PROVIDED DATA
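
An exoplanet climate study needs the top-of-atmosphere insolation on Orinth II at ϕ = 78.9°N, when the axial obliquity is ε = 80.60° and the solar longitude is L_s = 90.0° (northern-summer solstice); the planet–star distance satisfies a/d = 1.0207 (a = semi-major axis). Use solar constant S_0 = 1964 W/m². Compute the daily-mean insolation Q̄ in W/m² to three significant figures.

Solar declination: sin δ = sin ε · sin L_s = sin 80.60° × sin 90.0° = 0.98657, so δ = +80.600°.
cos h₀ = −tan(+78.9°) tan(+80.600°) = -30.7887 ≤ −1 ⇒ polar day, h₀ = π.
Bracket: h₀ sin ϕ sin δ + cos ϕ cos δ sin h₀ = 3.1416×0.98129×0.98657 + 0.19252×0.16333×0.00000 = 3.041418 + 0.000000 = 3.041418.
Inverse-square distance factor (a/d)² = 1.0207² = 1.041828.
Q̄ = (S_0/π) × 1.041828 × [bracket] = (1964/π) × 1.041828 × 3.041418 = 1981 W/m².

Q̄ ≈ 1.98e+03 W/m²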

WHAT THE EXERCISE ASKS
Repeat the entries exactly as they appear.

EXERCISE RESPONSE
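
An exoplanet climate study needs the top-of-atmosphere insolation on Orinth II at ϕ = 78.9°N, when the axial obliquity is ε = 80.60° and the solar longitude is L_s = 90.0° (northern-summer solstice); the planet–star distance satisfies a/d = 1.0207 (a = semi-major axis). Use solar constant S_0 = 1964 W/m². Compute the daily-mean insolation Q̄ in W/m² to three significant figures.

Solar declination: sin δ = sin ε · sin L_s = sin 80.60° × sin 90.0° = 0.98657, so δ = +80.600°.
cos h₀ = −tan(+78.9°) tan(+80.600°) = -30.7887 ≤ −1 ⇒ polar day, h₀ = π.
Bracket: h₀ sin ϕ sin δ + cos ϕ cos δ sin h₀ = 3.1416×0.98129×0.98657 + 0.19252×0.16333×0.00000 = 3.041418 + 0.000000 = 3.041418.
Inverse-square distance factor (a/d)² = 1.0207² = 1.041828.
Q̄ = (S_0/π) × 1.041828 × [bracket] = (1964/π) × 1.041828 × 3.041418 = 1981 W/m².

Q̄ ≈ 1.98e+03 W/m²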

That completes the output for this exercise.